▶ [Saved data entries]:
--
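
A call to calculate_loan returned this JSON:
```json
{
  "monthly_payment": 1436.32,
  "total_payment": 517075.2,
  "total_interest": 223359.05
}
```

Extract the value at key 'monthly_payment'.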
--
▶ [Task instructions]: Retype each record in full, please.

▶ [Response to the exercise]:
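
A call to calculate_loan returned this JSON:
```json
{
  "monthly_payment": 1436.32,
  "total_payment": 517075.2,
  "total_interest": 223359.05
}
```

Extract the value at key 'monthly_payment'.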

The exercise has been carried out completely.